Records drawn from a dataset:

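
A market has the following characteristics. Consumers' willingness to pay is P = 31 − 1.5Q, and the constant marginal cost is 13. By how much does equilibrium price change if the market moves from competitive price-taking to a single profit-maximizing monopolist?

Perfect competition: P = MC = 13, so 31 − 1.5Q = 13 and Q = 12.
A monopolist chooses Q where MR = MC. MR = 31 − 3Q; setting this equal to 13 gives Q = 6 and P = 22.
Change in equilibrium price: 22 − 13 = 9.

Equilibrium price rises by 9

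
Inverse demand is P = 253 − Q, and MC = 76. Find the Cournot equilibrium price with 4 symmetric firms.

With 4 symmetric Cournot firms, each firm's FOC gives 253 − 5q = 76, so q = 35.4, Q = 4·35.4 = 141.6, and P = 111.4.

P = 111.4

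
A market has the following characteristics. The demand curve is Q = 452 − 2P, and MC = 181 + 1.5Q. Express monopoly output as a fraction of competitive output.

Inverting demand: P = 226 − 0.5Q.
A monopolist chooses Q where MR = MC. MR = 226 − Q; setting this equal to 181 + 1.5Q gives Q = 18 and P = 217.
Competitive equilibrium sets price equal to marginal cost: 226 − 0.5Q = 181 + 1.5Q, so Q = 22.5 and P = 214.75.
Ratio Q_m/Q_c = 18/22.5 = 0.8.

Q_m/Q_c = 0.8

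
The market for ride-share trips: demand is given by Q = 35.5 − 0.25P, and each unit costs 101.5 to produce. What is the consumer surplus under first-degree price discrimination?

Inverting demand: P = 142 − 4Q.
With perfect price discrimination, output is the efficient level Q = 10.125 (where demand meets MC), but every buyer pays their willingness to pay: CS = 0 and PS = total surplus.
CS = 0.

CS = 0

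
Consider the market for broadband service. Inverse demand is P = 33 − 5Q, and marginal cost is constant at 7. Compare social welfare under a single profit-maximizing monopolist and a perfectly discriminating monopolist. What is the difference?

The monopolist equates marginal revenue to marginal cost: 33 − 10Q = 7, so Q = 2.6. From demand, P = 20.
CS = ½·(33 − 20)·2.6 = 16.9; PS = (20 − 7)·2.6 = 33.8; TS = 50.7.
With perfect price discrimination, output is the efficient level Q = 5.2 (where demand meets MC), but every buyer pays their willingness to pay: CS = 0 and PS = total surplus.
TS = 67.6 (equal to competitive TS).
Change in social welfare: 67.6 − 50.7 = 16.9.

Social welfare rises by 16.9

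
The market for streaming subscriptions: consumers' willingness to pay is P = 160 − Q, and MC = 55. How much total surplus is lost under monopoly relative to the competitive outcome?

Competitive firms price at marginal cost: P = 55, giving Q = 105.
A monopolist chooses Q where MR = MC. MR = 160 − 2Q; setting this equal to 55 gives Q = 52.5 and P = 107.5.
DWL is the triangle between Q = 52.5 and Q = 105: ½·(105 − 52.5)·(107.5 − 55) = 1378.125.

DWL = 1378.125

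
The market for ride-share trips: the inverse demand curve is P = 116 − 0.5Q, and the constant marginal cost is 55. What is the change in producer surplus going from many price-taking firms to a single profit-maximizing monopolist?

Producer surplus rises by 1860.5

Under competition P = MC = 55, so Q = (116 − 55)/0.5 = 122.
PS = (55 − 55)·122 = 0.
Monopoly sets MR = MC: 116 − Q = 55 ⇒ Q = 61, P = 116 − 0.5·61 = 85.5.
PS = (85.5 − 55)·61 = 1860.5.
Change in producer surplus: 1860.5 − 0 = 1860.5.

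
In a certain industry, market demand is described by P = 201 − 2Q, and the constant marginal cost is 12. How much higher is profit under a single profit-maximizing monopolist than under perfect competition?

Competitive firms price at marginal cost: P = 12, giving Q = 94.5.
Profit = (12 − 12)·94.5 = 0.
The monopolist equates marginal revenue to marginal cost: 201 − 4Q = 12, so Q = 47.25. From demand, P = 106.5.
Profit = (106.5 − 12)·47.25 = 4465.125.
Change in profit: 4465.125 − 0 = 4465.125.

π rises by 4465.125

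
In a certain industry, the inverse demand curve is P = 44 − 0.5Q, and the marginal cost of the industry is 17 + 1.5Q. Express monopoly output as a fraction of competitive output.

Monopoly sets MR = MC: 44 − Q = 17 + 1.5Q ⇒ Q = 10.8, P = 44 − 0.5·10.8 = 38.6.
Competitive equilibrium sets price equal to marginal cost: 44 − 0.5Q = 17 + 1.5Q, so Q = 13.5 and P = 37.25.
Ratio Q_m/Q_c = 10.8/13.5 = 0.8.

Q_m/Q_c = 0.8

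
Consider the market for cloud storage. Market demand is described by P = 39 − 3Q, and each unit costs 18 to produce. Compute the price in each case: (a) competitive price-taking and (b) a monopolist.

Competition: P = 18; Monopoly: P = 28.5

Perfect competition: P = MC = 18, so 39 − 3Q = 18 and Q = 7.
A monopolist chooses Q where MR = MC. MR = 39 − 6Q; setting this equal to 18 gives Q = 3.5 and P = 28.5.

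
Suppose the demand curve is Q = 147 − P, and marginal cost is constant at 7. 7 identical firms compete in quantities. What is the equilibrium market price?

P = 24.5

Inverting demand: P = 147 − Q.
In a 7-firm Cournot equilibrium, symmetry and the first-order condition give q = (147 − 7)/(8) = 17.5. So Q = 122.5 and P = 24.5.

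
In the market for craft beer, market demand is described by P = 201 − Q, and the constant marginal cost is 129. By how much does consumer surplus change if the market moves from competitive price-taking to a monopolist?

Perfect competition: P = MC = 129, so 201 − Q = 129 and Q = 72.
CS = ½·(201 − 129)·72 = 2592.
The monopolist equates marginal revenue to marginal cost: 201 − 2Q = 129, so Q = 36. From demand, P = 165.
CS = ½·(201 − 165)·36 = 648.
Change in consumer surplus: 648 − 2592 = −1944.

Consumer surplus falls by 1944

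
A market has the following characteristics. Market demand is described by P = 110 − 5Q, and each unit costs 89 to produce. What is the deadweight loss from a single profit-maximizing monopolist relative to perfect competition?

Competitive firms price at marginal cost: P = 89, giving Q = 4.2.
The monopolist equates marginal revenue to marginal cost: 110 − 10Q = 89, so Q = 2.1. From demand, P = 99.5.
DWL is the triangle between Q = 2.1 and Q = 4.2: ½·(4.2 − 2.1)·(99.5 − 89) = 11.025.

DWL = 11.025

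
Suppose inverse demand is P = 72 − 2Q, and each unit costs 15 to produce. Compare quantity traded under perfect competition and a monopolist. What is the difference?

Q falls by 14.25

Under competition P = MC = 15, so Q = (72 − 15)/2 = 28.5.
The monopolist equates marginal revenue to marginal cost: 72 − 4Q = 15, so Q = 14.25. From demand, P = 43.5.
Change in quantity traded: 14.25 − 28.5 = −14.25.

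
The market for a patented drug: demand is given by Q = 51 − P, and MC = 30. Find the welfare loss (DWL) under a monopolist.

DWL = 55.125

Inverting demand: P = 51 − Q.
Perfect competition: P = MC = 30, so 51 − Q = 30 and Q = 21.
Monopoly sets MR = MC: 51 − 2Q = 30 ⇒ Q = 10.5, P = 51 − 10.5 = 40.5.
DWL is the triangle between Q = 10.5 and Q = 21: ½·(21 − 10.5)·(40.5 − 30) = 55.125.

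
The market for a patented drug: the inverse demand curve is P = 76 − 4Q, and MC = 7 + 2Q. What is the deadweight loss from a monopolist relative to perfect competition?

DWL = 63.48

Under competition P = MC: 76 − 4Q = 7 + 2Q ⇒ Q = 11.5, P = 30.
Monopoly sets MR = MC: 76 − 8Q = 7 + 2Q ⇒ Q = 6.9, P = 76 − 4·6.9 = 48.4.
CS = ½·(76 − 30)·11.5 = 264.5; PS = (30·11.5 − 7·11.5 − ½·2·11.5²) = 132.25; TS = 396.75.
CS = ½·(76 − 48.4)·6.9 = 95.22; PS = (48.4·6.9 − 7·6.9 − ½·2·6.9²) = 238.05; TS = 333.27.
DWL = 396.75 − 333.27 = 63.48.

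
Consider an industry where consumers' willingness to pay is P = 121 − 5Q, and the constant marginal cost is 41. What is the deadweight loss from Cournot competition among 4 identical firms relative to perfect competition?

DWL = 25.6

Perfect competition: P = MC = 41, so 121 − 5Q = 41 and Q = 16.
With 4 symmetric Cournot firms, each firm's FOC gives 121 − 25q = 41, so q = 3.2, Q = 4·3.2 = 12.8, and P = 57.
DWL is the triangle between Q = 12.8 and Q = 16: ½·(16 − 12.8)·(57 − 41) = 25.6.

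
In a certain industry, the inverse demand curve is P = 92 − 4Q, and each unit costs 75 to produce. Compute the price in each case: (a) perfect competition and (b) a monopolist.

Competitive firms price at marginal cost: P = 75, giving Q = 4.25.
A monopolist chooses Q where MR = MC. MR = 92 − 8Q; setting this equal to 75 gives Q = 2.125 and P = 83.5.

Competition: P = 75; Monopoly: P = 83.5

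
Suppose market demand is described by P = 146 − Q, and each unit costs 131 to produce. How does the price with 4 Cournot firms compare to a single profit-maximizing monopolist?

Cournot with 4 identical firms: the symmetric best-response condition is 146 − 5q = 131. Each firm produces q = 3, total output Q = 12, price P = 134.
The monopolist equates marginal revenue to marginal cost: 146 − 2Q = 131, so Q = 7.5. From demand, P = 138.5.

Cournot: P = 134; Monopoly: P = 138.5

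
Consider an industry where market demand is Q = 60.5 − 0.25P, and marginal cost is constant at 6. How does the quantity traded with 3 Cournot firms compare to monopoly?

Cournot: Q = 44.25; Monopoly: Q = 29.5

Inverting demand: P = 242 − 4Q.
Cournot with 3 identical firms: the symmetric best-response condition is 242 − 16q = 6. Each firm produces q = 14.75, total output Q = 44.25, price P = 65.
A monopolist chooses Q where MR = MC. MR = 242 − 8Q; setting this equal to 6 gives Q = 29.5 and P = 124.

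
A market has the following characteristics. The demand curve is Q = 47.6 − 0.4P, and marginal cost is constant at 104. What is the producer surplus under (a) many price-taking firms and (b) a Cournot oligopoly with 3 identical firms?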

# [WORK TO COMPLETE]
From the line that contains "Consider an industry where market" down to the final line of the entries, print every line exactly as it is, and only those lines.

# [TASK ANSWER]
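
Consider an industry where market demand is Q = 60.5 − 0.25P, and marginal cost is constant at 6. How does the quantity traded with 3 Cournot firms compare to monopoly?

Cournot: Q = 44.25; Monopoly: Q = 29.5

Inverting demand: P = 242 − 4Q.
Cournot with 3 identical firms: the symmetric best-response condition is 242 − 16q = 6. Each firm produces q = 14.75, total output Q = 44.25, price P = 65.
A monopolist chooses Q where MR = MC. MR = 242 − 8Q; setting this equal to 6 gives Q = 29.5 and P = 124.

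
A market has the following characteristics. The demand curve is Q = 47.6 − 0.4P, and marginal cost is constant at 104. What is the producer surplus under (a) many price-taking firms and (b) a Cournot oligopoly with 3 identical firms?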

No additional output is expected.